[What is being asked]
From the first line of the data below through the line holding "4. SWAP(a, m)", write out each line exactly as it stands.

Data shown START

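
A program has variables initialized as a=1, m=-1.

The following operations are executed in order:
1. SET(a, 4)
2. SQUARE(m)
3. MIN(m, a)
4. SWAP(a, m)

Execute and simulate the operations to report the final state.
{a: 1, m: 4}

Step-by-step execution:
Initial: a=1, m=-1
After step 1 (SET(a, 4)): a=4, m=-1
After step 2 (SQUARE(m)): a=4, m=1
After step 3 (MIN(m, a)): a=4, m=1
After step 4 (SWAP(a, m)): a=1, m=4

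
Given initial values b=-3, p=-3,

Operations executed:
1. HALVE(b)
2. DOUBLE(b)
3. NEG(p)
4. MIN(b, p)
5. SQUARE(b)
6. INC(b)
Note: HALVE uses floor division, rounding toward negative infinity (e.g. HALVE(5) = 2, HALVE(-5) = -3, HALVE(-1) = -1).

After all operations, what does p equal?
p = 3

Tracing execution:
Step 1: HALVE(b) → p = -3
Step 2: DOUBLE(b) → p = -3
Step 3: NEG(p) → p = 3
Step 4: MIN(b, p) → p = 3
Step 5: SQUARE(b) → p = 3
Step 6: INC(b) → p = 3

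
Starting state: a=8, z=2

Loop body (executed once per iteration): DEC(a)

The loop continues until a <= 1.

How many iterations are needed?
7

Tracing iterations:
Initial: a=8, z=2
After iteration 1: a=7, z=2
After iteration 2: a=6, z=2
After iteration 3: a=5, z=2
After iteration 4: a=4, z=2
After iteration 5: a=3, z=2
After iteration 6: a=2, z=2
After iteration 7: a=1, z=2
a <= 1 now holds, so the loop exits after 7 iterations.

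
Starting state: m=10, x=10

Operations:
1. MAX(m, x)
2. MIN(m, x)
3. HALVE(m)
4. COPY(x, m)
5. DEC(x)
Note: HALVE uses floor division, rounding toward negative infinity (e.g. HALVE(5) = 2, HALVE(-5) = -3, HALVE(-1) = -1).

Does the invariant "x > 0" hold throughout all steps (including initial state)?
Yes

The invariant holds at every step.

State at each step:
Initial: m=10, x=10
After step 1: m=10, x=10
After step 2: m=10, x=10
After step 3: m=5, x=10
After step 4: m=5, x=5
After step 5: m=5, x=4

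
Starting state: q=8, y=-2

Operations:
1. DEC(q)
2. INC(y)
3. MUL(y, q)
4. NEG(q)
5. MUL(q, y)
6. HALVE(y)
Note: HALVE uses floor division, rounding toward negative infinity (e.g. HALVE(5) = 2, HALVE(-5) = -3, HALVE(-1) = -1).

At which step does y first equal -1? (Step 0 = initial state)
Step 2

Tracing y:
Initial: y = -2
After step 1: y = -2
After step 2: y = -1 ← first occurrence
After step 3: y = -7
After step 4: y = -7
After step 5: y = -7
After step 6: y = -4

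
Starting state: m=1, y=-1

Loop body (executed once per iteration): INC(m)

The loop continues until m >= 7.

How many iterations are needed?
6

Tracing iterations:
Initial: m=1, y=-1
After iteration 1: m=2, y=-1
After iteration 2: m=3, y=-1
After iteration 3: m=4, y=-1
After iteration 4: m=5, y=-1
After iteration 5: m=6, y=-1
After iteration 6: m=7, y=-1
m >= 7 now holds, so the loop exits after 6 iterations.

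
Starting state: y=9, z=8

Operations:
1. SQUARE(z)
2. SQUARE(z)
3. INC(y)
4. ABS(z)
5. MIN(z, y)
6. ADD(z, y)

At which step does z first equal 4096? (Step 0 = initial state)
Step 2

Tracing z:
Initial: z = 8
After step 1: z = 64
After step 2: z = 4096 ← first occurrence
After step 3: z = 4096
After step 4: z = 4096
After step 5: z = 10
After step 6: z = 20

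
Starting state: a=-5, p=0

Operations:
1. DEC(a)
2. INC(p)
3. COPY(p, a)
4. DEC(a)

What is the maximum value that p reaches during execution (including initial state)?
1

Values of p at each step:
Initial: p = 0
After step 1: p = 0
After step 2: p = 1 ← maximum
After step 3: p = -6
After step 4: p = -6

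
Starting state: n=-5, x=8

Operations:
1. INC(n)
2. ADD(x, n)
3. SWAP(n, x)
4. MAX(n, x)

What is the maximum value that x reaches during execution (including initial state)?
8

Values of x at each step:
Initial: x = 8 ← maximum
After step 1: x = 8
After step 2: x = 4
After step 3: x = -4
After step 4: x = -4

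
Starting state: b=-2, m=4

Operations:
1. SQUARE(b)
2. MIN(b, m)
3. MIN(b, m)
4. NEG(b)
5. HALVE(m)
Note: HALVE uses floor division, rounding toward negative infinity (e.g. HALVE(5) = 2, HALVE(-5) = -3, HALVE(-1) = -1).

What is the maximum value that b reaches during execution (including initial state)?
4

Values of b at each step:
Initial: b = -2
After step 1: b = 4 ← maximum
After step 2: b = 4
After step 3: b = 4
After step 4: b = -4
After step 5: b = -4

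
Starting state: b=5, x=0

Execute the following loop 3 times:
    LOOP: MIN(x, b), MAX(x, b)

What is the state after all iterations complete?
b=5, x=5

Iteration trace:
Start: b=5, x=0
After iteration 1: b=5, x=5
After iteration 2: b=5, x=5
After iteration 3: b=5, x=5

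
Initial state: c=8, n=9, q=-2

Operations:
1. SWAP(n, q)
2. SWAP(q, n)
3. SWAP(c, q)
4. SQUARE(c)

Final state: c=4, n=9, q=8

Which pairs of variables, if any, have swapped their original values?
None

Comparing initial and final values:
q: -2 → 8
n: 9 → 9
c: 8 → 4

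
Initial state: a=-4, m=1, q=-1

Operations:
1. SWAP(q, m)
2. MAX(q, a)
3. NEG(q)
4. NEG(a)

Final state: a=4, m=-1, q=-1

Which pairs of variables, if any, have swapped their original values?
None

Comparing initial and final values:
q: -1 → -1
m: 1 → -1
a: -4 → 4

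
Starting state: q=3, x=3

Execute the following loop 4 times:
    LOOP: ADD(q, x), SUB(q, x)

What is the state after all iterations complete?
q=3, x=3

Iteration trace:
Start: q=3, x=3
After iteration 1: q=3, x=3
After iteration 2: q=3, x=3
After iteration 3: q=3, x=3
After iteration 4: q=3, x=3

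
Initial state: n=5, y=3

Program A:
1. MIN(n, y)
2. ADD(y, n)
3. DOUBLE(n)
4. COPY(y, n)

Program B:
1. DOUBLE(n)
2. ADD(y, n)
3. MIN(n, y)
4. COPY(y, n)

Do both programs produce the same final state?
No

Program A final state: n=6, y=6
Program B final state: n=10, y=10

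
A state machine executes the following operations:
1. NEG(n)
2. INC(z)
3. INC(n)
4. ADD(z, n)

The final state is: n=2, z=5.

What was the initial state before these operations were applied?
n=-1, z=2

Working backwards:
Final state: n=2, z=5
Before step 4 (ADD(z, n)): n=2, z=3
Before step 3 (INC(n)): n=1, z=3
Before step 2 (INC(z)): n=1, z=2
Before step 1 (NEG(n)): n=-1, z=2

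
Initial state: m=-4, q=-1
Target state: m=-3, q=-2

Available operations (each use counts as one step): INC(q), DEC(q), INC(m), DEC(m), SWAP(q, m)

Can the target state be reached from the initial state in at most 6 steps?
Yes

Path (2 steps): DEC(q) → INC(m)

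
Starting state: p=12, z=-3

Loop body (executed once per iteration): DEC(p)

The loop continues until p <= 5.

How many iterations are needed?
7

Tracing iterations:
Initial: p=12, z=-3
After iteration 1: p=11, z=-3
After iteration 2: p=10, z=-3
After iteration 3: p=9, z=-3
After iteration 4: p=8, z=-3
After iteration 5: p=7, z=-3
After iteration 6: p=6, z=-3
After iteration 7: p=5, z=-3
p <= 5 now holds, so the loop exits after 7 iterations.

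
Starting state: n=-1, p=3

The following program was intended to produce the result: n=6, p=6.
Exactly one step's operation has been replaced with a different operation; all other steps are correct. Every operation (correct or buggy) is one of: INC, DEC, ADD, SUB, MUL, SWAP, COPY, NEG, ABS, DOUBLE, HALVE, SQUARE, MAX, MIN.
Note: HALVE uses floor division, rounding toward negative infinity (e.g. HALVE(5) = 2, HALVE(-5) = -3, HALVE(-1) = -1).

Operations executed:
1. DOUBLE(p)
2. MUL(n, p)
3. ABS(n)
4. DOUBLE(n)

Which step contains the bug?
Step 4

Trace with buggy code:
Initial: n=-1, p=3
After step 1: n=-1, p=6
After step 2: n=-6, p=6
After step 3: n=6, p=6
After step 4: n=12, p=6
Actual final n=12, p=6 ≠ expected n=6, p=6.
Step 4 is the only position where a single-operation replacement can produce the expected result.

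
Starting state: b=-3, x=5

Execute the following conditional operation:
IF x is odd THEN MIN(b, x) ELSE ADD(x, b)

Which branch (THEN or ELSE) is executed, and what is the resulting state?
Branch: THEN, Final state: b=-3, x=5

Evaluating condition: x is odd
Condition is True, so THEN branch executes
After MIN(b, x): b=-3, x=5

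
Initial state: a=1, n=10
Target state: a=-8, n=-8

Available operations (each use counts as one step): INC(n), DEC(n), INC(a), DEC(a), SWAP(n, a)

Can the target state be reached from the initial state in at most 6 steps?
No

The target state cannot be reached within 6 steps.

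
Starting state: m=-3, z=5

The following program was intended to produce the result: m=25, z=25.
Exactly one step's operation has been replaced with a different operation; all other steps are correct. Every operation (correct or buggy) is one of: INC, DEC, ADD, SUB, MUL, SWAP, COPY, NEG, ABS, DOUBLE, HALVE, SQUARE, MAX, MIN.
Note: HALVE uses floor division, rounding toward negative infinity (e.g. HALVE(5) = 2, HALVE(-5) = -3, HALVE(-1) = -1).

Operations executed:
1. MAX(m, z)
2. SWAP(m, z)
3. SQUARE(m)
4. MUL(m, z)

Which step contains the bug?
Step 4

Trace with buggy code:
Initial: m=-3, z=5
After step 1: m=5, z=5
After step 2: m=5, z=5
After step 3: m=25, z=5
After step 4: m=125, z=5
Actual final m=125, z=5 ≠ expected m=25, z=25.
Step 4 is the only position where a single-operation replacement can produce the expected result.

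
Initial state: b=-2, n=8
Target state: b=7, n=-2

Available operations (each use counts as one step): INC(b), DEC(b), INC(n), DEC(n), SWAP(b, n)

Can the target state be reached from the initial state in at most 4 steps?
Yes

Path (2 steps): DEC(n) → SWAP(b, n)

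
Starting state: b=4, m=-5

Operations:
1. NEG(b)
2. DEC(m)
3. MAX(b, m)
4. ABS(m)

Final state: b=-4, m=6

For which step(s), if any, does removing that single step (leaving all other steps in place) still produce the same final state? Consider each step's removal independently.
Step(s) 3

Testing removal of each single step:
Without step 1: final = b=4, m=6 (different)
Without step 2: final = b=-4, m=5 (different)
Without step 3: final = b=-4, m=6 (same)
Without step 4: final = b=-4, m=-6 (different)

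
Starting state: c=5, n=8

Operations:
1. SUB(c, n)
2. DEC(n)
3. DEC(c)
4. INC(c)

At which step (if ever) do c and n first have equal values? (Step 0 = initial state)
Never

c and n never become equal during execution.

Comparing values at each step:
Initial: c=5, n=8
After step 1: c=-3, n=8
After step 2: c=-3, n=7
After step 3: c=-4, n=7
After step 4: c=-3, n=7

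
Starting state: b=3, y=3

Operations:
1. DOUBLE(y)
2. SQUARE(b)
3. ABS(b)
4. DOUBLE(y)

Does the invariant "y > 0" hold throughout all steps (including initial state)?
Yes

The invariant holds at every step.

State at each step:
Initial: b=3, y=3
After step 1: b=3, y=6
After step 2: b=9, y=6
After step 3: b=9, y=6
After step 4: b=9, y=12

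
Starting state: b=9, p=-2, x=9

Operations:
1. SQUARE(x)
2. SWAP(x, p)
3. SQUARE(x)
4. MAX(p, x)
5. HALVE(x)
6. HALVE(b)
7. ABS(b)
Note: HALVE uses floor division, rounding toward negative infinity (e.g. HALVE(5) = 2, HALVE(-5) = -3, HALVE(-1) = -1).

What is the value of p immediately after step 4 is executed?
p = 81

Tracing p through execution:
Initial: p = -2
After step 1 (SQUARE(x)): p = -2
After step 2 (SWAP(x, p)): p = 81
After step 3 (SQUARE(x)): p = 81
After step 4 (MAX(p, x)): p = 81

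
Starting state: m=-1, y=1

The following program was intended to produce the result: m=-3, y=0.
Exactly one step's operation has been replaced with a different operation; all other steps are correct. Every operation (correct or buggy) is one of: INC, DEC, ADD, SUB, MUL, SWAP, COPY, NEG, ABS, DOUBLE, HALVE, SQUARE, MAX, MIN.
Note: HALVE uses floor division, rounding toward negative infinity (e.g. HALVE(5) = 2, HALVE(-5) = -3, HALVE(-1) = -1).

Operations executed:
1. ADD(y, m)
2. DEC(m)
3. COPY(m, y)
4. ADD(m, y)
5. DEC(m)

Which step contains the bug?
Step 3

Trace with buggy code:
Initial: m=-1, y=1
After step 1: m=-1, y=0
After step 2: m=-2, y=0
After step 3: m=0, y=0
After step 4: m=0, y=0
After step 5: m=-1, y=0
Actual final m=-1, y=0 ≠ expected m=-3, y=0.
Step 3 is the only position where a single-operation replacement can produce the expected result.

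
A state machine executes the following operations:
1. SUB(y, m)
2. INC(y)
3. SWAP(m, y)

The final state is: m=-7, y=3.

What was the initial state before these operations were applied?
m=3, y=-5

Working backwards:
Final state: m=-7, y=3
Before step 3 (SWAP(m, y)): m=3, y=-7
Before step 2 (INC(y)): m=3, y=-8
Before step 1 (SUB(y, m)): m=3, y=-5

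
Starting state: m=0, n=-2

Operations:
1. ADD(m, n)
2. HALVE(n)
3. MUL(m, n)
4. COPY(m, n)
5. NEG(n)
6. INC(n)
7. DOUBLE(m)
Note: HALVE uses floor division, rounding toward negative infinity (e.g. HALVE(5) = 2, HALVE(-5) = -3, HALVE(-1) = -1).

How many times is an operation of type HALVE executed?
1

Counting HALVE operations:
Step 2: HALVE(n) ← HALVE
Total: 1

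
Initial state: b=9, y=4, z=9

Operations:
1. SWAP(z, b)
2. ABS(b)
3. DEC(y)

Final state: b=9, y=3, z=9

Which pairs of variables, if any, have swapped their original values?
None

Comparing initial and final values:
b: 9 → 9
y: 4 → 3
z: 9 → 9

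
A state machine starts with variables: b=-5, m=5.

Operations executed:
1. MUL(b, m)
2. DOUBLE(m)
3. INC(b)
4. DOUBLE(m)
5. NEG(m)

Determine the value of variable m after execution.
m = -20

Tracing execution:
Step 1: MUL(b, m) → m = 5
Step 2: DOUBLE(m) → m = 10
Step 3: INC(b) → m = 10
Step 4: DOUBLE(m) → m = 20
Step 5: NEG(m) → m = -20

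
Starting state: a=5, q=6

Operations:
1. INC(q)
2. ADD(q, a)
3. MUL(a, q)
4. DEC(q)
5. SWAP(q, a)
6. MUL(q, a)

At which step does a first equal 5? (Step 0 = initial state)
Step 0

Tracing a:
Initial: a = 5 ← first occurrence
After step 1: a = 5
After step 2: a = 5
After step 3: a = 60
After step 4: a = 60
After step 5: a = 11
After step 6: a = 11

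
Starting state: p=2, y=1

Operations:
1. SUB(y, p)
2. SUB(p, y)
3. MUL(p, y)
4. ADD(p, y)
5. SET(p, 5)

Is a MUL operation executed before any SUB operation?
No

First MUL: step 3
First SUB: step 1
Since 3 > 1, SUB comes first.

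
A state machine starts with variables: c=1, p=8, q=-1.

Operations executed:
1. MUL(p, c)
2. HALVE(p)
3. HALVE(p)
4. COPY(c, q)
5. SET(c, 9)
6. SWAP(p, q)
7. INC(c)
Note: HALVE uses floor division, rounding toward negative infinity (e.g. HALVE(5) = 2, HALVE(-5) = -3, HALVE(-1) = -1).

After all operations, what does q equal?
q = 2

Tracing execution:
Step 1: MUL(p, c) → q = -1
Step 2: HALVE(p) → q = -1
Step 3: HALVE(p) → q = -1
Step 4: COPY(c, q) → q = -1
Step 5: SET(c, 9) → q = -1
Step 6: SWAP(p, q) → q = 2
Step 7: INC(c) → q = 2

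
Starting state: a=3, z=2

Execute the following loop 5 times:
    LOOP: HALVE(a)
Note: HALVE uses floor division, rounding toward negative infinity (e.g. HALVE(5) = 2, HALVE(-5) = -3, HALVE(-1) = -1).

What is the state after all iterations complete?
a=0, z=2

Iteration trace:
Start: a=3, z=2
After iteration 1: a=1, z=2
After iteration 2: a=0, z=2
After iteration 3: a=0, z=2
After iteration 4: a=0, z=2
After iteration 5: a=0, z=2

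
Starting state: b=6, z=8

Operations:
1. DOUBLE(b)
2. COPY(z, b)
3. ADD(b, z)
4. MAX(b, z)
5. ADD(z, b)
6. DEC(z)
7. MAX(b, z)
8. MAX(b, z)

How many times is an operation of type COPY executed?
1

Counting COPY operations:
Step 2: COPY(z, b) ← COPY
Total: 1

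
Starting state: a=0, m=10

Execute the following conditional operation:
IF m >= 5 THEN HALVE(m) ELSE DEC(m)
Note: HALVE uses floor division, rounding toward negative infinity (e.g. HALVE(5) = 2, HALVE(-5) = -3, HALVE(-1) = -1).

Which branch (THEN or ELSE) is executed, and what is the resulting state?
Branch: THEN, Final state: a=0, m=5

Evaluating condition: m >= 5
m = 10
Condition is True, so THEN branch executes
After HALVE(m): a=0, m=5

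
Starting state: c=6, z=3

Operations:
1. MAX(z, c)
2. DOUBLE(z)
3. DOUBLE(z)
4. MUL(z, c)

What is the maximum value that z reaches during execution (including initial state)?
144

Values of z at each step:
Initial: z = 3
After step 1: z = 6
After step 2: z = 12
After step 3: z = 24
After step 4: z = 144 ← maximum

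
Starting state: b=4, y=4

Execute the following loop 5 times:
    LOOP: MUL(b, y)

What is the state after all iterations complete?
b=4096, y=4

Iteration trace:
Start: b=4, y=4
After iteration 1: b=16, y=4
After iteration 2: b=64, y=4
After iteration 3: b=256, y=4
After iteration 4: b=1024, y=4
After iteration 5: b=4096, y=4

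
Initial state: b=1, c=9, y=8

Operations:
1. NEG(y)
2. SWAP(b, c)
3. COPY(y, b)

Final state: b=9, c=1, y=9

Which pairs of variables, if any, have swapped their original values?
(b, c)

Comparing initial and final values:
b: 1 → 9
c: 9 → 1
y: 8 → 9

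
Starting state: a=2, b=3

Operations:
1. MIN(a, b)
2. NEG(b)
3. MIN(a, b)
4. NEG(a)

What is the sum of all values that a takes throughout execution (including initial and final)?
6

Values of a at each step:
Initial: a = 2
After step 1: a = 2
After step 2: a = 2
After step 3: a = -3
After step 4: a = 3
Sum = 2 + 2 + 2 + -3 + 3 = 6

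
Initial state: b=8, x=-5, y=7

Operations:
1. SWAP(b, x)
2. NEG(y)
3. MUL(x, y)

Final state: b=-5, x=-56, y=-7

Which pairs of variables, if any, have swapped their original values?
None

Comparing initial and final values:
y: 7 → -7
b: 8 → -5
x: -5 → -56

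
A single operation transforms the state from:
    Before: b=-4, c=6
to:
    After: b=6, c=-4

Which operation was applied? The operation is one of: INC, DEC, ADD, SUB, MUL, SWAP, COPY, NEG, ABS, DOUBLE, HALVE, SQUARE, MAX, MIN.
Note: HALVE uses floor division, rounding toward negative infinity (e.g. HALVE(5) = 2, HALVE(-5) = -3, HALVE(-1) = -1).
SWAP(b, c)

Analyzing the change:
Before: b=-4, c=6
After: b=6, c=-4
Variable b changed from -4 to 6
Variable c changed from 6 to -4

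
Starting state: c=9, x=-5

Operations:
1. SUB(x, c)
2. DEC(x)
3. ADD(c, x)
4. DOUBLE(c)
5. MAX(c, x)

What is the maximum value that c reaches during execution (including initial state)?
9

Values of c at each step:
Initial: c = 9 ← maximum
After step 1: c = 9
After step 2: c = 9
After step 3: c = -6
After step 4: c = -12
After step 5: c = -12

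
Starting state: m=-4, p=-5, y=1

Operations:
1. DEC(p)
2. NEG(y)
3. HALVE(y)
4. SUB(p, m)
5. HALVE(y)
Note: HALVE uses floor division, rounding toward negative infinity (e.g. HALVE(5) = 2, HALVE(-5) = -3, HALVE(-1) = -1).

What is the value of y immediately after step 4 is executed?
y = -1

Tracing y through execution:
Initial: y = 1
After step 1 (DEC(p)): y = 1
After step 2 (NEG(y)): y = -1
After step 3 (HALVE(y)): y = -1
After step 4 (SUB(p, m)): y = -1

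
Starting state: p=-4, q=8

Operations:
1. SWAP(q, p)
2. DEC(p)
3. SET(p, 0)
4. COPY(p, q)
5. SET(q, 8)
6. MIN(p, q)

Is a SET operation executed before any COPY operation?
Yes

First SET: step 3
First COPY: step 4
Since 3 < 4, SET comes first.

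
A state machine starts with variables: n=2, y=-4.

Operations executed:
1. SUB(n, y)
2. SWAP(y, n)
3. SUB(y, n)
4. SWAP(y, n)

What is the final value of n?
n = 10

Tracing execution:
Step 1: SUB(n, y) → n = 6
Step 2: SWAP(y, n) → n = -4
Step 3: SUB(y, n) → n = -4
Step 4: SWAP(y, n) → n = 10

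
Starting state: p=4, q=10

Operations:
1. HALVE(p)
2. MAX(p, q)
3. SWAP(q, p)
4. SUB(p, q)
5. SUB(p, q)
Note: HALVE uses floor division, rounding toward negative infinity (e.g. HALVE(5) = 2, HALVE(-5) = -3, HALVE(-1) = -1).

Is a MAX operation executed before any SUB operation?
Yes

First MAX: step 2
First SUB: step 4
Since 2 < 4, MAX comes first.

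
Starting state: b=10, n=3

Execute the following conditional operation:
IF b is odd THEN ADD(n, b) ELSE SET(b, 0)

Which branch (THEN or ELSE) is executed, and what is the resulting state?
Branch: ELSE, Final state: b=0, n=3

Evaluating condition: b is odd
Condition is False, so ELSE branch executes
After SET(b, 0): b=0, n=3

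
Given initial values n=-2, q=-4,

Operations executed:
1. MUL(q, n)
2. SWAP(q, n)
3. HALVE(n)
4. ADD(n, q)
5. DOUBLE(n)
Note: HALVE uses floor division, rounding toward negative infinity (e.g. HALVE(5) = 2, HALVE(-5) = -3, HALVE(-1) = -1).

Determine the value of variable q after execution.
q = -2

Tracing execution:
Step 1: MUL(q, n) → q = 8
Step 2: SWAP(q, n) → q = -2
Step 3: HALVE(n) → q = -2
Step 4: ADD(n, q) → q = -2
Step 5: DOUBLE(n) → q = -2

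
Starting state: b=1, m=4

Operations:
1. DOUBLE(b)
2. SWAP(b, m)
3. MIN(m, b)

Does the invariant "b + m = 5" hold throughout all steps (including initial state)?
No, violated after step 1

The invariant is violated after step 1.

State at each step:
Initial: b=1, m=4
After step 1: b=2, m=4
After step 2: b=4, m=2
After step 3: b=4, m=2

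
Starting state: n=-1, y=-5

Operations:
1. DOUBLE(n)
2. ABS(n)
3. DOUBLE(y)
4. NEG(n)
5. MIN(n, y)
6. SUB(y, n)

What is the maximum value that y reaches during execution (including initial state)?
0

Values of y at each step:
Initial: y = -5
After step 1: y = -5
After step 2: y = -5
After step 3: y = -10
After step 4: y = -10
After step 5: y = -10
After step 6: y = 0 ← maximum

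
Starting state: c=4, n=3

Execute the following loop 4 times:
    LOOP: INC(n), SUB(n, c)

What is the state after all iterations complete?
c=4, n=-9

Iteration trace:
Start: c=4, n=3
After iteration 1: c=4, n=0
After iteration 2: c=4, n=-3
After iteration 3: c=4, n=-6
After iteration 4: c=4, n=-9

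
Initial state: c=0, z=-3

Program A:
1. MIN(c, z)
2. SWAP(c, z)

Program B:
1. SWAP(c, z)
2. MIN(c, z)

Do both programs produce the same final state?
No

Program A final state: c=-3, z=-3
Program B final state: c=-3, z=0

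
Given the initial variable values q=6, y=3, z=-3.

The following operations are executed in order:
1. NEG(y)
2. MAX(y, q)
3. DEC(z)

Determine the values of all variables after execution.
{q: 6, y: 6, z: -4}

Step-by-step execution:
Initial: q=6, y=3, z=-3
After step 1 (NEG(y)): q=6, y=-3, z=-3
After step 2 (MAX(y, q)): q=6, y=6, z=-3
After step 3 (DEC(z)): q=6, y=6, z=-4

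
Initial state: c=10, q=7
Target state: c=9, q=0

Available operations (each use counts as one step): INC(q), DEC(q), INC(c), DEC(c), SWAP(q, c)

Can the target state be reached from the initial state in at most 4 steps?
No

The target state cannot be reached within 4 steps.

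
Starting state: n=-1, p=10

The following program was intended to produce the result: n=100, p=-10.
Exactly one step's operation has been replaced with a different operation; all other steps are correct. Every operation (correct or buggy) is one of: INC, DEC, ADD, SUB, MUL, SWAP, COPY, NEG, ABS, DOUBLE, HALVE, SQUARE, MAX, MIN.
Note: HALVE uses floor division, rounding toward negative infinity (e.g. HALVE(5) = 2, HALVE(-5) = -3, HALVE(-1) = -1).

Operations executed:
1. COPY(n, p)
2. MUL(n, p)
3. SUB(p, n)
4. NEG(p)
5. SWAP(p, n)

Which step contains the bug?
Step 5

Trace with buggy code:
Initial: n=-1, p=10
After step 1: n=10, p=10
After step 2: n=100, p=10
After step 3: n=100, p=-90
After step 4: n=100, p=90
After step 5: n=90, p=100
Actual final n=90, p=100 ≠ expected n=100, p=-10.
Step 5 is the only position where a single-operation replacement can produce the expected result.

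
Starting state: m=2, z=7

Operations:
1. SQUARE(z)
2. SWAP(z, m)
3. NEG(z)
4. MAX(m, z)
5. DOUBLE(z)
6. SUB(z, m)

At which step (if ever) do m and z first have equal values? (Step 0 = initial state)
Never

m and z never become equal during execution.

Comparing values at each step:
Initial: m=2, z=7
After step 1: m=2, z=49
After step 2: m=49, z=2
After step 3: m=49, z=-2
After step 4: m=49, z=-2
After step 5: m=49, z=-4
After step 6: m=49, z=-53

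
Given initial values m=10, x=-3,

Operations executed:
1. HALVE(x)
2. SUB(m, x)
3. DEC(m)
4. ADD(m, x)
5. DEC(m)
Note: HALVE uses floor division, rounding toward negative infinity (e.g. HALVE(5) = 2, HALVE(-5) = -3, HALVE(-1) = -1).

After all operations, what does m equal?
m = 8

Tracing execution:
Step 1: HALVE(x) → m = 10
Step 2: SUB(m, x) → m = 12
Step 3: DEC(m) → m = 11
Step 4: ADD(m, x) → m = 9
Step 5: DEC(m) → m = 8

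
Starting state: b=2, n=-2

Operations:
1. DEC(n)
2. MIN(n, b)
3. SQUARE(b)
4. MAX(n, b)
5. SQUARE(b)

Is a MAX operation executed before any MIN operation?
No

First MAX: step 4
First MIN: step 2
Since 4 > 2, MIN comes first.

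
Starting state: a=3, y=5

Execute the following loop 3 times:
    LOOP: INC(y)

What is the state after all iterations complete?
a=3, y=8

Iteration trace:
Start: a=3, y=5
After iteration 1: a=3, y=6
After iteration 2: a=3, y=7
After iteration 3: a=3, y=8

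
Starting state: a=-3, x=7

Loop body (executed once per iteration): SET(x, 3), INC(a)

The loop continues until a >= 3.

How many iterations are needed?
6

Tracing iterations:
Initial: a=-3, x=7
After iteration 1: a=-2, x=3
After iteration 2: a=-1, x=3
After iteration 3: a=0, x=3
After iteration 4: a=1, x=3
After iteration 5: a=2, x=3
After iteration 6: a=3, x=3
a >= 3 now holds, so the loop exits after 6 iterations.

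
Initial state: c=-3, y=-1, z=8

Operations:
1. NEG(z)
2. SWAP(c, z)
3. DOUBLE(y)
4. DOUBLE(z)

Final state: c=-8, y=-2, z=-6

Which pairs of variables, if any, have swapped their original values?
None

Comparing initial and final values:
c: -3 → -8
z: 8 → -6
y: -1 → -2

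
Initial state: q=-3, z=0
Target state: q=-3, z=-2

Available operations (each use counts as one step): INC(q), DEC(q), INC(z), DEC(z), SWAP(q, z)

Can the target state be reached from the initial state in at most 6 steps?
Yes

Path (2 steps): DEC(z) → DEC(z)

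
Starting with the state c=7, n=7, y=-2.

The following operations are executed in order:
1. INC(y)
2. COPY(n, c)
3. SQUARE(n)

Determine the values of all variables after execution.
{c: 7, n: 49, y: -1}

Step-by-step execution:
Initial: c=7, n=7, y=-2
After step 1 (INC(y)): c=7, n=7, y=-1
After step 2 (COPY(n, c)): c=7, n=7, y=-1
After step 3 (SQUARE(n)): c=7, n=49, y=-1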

Data shown END

[Solution to this problem]
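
A program has variables initialized as a=1, m=-1.

The following operations are executed in order:
1. SET(a, 4)
2. SQUARE(m)
3. MIN(m, a)
4. SWAP(a, m)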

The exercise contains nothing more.